Please output the data below exactly as given, starting at its first line and stopping after the line that contains "Q = [10 3/2; 3/2 9/4]".

[Collected data entries]
——————————

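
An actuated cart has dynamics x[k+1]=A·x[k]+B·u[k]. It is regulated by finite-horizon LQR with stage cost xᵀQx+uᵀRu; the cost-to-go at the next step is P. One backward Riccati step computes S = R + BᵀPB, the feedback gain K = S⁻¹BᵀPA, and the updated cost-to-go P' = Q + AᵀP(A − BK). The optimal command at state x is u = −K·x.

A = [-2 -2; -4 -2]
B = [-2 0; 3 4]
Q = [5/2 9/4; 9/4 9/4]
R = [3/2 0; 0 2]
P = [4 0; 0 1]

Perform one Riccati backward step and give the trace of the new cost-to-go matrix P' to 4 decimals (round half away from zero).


14.6359

BᵀP = [-8.0000 3.0000; 0.0000 4.0000]
S = R + BᵀPB = [3/2 0; 0 2] + [25.0000 12.0000; 12.0000 16.0000] = [26.5000 12.0000; 12.0000 18.0000]
BᵀPA = [4.0000 10.0000; -16.0000 -8.0000]
K = S⁻¹·BᵀPA = [0.7928 0.8288; -1.4174 -0.9970]
A−BK = [-0.4144 -0.3423; -0.7087 -0.4985]
AᵀP(A−BK) = [6.1502 4.7327; 4.7327 3.7357]
P' = Q + AᵀP(A−BK) = [8.6502 6.9827; 6.9827 5.9857]
tr(P') = 14.6359


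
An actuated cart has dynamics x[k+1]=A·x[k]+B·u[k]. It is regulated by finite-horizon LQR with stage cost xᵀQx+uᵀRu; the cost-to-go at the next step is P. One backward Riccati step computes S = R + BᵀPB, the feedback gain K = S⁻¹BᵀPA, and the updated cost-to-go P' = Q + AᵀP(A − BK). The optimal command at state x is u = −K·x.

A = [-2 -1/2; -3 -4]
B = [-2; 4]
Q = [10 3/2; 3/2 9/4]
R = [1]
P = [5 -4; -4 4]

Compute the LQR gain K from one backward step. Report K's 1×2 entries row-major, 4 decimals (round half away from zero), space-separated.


BᵀP = [-26.0000 24.0000]
S = R + BᵀPB = [1] + [148.0000] = [149.0000]
BᵀPA = [-20.0000 -83.0000]
K = S⁻¹·BᵀPA = [-0.1342 -0.5570]
A−BK = [-2.2685 -1.6141; -2.4631 -1.7718]
AᵀP(A−BK) = [5.3154 3.8591; 3.8591 3.0151]
P' = Q + AᵀP(A−BK) = [15.3154 5.3591; 5.3591 5.2651]
tr(P') = 20.5805

-0.1342 -0.5570


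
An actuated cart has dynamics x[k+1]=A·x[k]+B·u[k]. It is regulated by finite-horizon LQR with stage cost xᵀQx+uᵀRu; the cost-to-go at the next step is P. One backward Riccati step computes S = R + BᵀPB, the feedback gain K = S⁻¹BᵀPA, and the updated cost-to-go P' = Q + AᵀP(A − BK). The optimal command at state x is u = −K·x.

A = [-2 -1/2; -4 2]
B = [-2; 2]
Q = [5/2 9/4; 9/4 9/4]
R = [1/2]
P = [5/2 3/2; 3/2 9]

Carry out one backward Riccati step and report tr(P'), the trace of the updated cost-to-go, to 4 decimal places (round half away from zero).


97.6214

BᵀP = [-2.0000 15.0000]
S = R + BᵀPB = [1/2] + [34.0000] = [34.5000]
BᵀPA = [-56.0000 31.0000]
K = S⁻¹·BᵀPA = [-1.6232 0.8986]
A−BK = [-5.2464 1.2971; -0.7536 0.2029]
AᵀP(A−BK) = [87.1014 -22.1812; -22.1812 5.7699]
P' = Q + AᵀP(A−BK) = [89.6014 -19.9312; -19.9312 8.0199]
tr(P') = 97.6214


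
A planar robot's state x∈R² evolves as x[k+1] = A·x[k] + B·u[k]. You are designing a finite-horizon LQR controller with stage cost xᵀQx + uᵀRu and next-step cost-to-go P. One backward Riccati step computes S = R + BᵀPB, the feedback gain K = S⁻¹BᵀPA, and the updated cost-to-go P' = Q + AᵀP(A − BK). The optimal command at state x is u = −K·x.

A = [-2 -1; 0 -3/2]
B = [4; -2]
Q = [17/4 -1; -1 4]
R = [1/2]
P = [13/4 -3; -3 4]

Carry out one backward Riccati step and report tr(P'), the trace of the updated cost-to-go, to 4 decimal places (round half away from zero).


BᵀP = [19.0000 -20.0000]
S = R + BᵀPB = [1/2] + [116.0000] = [116.5000]
BᵀPA = [-38.0000 11.0000]
K = S⁻¹·BᵀPA = [-0.3262 0.0944]
A−BK = [-0.6953 -1.3777; -0.6524 -1.3112]
AᵀP(A−BK) = [0.6052 1.0880; 1.0880 2.2114]
P' = Q + AᵀP(A−BK) = [4.8552 0.0880; 0.0880 6.2114]
tr(P') = 11.0665

11.0665


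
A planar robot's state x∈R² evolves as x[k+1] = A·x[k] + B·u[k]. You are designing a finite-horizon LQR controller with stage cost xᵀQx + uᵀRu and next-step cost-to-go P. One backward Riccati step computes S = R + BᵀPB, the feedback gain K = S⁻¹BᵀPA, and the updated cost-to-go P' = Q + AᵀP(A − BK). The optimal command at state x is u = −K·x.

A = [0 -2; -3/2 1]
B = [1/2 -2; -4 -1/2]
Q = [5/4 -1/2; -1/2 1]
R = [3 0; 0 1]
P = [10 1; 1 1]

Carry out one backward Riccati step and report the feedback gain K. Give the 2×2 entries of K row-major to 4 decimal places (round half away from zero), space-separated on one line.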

——————————

▸ Written reply
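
An actuated cart has dynamics x[k+1]=A·x[k]+B·u[k]. It is regulated by finite-horizon LQR with stage cost xᵀQx+uᵀRu; the cost-to-go at the next step is P. One backward Riccati step computes S = R + BᵀPB, the feedback gain K = S⁻¹BᵀPA, and the updated cost-to-go P' = Q + AᵀP(A − BK). The optimal command at state x is u = −K·x.

A = [-2 -2; -4 -2]
B = [-2 0; 3 4]
Q = [5/2 9/4; 9/4 9/4]
R = [3/2 0; 0 2]
P = [4 0; 0 1]

Perform one Riccati backward step and give the trace of the new cost-to-go matrix P' to 4 decimals (round half away from zero).


14.6359

BᵀP = [-8.0000 3.0000; 0.0000 4.0000]
S = R + BᵀPB = [3/2 0; 0 2] + [25.0000 12.0000; 12.0000 16.0000] = [26.5000 12.0000; 12.0000 18.0000]
BᵀPA = [4.0000 10.0000; -16.0000 -8.0000]
K = S⁻¹·BᵀPA = [0.7928 0.8288; -1.4174 -0.9970]
A−BK = [-0.4144 -0.3423; -0.7087 -0.4985]
AᵀP(A−BK) = [6.1502 4.7327; 4.7327 3.7357]
P' = Q + AᵀP(A−BK) = [8.6502 6.9827; 6.9827 5.9857]
tr(P') = 14.6359


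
An actuated cart has dynamics x[k+1]=A·x[k]+B·u[k]. It is regulated by finite-horizon LQR with stage cost xᵀQx+uᵀRu; the cost-to-go at the next step is P. One backward Riccati step computes S = R + BᵀPB, the feedback gain K = S⁻¹BᵀPA, and the updated cost-to-go P' = Q + AᵀP(A − BK). The optimal command at state x is u = −K·x.

A = [-2 -1/2; -3 -4]
B = [-2; 4]
Q = [10 3/2; 3/2 9/4]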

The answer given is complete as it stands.